◆ **WHAT YOU ARE ASKED TO DO**:
An identical copy of all the entries is the required result.

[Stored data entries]
○ ○ ○ ○ ○ ○ ○

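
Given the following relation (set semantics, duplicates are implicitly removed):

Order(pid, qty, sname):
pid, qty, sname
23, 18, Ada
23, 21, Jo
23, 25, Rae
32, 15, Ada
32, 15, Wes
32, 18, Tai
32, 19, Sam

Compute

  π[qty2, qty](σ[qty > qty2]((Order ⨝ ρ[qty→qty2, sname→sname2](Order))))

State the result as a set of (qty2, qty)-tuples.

{(15, 18), (15, 19), (18, 19), (18, 21), (18, 25), (21, 25)}

ρ[qty→qty2, sname→sname2]: schema becomes (pid, qty2, sname2); tuples unchanged.
Joining Order and ρ[qty→qty2, sname→sname2](Order) on pid yields {(23, 18, Ada, 18, Ada), (23, 18, Ada, 21, Jo), (23, 18, Ada, 25, Rae), (23, 21, Jo, 18, Ada), (23, 21, Jo, 21, Jo), (23, 21, Jo, 25, Rae), (23, 25, Rae, 18, Ada), (23, 25, Rae, 21, Jo), (23, 25, Rae, 25, Rae), (32, 15, Ada, 15, Ada), (32, 15, Ada, 15, Wes), (32, 15, Ada, 18, Tai), (32, 15, Ada, 19, Sam), (32, 15, Wes, 15, Ada), (32, 15, Wes, 15, Wes), (32, 15, Wes, 18, Tai), (32, 15, Wes, 19, Sam), (32, 18, Tai, 15, Ada), (32, 18, Tai, 15, Wes), (32, 18, Tai, 18, Tai), (32, 18, Tai, 19, Sam), (32, 19, Sam, 15, Ada), (32, 19, Sam, 15, Wes), (32, 19, Sam, 18, Tai), (32, 19, Sam, 19, Sam)}.
Apply σ_{qty > qty2}; surviving tuples: {(23, 21, Jo, 18, Ada), (23, 25, Rae, 18, Ada), (23, 25, Rae, 21, Jo), (32, 18, Tai, 15, Ada), (32, 18, Tai, 15, Wes), (32, 19, Sam, 15, Ada), (32, 19, Sam, 15, Wes), (32, 19, Sam, 18, Tai)}
π[qty2, qty]: project onto (qty2, qty) (2 duplicate(s) eliminated) → {(15, 18), (15, 19), (18, 19), (18, 21), (18, 25), (21, 25)}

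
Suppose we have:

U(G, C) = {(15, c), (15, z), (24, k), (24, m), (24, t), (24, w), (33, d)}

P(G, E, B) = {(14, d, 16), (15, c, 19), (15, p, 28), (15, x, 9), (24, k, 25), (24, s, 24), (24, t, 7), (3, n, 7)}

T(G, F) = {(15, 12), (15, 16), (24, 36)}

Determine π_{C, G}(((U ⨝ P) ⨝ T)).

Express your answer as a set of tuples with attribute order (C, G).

Joining U and P on G yields {(15, c, c, 19), (15, c, p, 28), (15, c, x, 9), (15, z, c, 19), (15, z, p, 28), (15, z, x, 9), (24, k, k, 25), (24, k, s, 24), (24, k, t, 7), (24, m, k, 25), (24, m, s, 24), (24, m, t, 7), (24, t, k, 25), (24, t, s, 24), (24, t, t, 7), (24, w, k, 25), (24, w, s, 24), (24, w, t, 7)}.
Joining (U ⨝ P) and T on G yields {(15, c, c, 19, 12), (15, c, c, 19, 16), (15, c, p, 28, 12), (15, c, p, 28, 16), (15, c, x, 9, 12), (15, c, x, 9, 16), (15, z, c, 19, 12), (15, z, c, 19, 16), (15, z, p, 28, 12), (15, z, p, 28, 16), (15, z, x, 9, 12), (15, z, x, 9, 16), (24, k, k, 25, 36), (24, k, s, 24, 36), (24, k, t, 7, 36), (24, m, k, 25, 36), (24, m, s, 24, 36), (24, m, t, 7, 36), (24, t, k, 25, 36), (24, t, s, 24, 36), (24, t, t, 7, 36), (24, w, k, 25, 36), (24, w, s, 24, 36), (24, w, t, 7, 36)}.
π_{C, G} gives {(c, 15), (k, 24), (m, 24), (t, 24), (w, 24), (z, 15)} (18 duplicate(s) eliminated).

{(c, 15), (k, 24), (m, 24), (t, 24), (w, 24), (z, 15)}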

○ ○ ○ ○ ○ ○ ○

◆ **REPLY TO THE EXERCISE**:
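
Given the following relation (set semantics, duplicates are implicitly removed):

Order(pid, qty, sname):
pid, qty, sname
23, 18, Ada
23, 21, Jo
23, 25, Rae
32, 15, Ada
32, 15, Wes
32, 18, Tai
32, 19, Sam

Compute

  π[qty2, qty](σ[qty > qty2]((Order ⨝ ρ[qty→qty2, sname→sname2](Order))))

State the result as a set of (qty2, qty)-tuples.

{(15, 18), (15, 19), (18, 19), (18, 21), (18, 25), (21, 25)}

ρ[qty→qty2, sname→sname2]: schema becomes (pid, qty2, sname2); tuples unchanged.
Joining Order and ρ[qty→qty2, sname→sname2](Order) on pid yields {(23, 18, Ada, 18, Ada), (23, 18, Ada, 21, Jo), (23, 18, Ada, 25, Rae), (23, 21, Jo, 18, Ada), (23, 21, Jo, 21, Jo), (23, 21, Jo, 25, Rae), (23, 25, Rae, 18, Ada), (23, 25, Rae, 21, Jo), (23, 25, Rae, 25, Rae), (32, 15, Ada, 15, Ada), (32, 15, Ada, 15, Wes), (32, 15, Ada, 18, Tai), (32, 15, Ada, 19, Sam), (32, 15, Wes, 15, Ada), (32, 15, Wes, 15, Wes), (32, 15, Wes, 18, Tai), (32, 15, Wes, 19, Sam), (32, 18, Tai, 15, Ada), (32, 18, Tai, 15, Wes), (32, 18, Tai, 18, Tai), (32, 18, Tai, 19, Sam), (32, 19, Sam, 15, Ada), (32, 19, Sam, 15, Wes), (32, 19, Sam, 18, Tai), (32, 19, Sam, 19, Sam)}.
Apply σ_{qty > qty2}; surviving tuples: {(23, 21, Jo, 18, Ada), (23, 25, Rae, 18, Ada), (23, 25, Rae, 21, Jo), (32, 18, Tai, 15, Ada), (32, 18, Tai, 15, Wes), (32, 19, Sam, 15, Ada), (32, 19, Sam, 15, Wes), (32, 19, Sam, 18, Tai)}
π[qty2, qty]: project onto (qty2, qty) (2 duplicate(s) eliminated) → {(15, 18), (15, 19), (18, 19), (18, 21), (18, 25), (21, 25)}

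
Suppose we have:

U(G, C) = {(15, c), (15, z), (24, k), (24, m), (24, t), (24, w), (33, d)}

P(G, E, B) = {(14, d, 16), (15, c, 19), (15, p, 28), (15, x, 9), (24, k, 25), (24, s, 24), (24, t, 7), (3, n, 7)}

T(G, F) = {(15, 12), (15, 16), (24, 36)}

Determine π_{C, G}(((U ⨝ P) ⨝ T)).

Express your answer as a set of tuples with attribute order (C, G).

Joining U and P on G yields {(15, c, c, 19), (15, c, p, 28), (15, c, x, 9), (15, z, c, 19), (15, z, p, 28), (15, z, x, 9), (24, k, k, 25), (24, k, s, 24), (24, k, t, 7), (24, m, k, 25), (24, m, s, 24), (24, m, t, 7), (24, t, k, 25), (24, t, s, 24), (24, t, t, 7), (24, w, k, 25), (24, w, s, 24), (24, w, t, 7)}.
Joining (U ⨝ P) and T on G yields {(15, c, c, 19, 12), (15, c, c, 19, 16), (15, c, p, 28, 12), (15, c, p, 28, 16), (15, c, x, 9, 12), (15, c, x, 9, 16), (15, z, c, 19, 12), (15, z, c, 19, 16), (15, z, p, 28, 12), (15, z, p, 28, 16), (15, z, x, 9, 12), (15, z, x, 9, 16), (24, k, k, 25, 36), (24, k, s, 24, 36), (24, k, t, 7, 36), (24, m, k, 25, 36), (24, m, s, 24, 36), (24, m, t, 7, 36), (24, t, k, 25, 36), (24, t, s, 24, 36), (24, t, t, 7, 36), (24, w, k, 25, 36), (24, w, s, 24, 36), (24, w, t, 7, 36)}.
π_{C, G} gives {(c, 15), (k, 24), (m, 24), (t, 24), (w, 24), (z, 15)} (18 duplicate(s) eliminated).

{(c, 15), (k, 24), (m, 24), (t, 24), (w, 24), (z, 15)}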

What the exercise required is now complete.